SOURCE DATA:

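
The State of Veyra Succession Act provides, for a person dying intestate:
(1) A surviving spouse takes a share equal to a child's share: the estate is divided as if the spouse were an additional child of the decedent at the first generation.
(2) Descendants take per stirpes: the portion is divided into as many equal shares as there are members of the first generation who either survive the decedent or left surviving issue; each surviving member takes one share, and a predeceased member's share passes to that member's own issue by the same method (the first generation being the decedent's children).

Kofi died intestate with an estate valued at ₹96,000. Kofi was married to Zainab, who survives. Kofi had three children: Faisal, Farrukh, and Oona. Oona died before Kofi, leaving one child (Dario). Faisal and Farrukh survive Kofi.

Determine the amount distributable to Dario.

The spouse counts as an additional share at the children's level, so there are 4 primary shares of ₹24,000. Zainab takes one such share (₹24,000).
The children's combined portion (₹72,000) is divided into 3 shares of ₹24,000: Faisal and Farrukh each take ₹24,000; Oona's ₹24,000 share passes to Oona's issue.
Oona's share (₹24,000) passes entirely to Dario.

Dario receives ₹24,000.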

EXERCISE OBJECTIVE: Copy all the records exactly so that no character differs from the source.

EXERCISE RESPONSE:
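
The State of Veyra Succession Act provides, for a person dying intestate:
(1) A surviving spouse takes a share equal to a child's share: the estate is divided as if the spouse were an additional child of the decedent at the first generation.
(2) Descendants take per stirpes: the portion is divided into as many equal shares as there are members of the first generation who either survive the decedent or left surviving issue; each surviving member takes one share, and a predeceased member's share passes to that member's own issue by the same method (the first generation being the decedent's children).

Kofi died intestate with an estate valued at ₹96,000. Kofi was married to Zainab, who survives. Kofi had three children: Faisal, Farrukh, and Oona. Oona died before Kofi, leaving one child (Dario). Faisal and Farrukh survive Kofi.

Determine the amount distributable to Dario.

The spouse counts as an additional share at the children's level, so there are 4 primary shares of ₹24,000. Zainab takes one such share (₹24,000).
The children's combined portion (₹72,000) is divided into 3 shares of ₹24,000: Faisal and Farrukh each take ₹24,000; Oona's ₹24,000 share passes to Oona's issue.
Oona's share (₹24,000) passes entirely to Dario.

Dario receives ₹24,000.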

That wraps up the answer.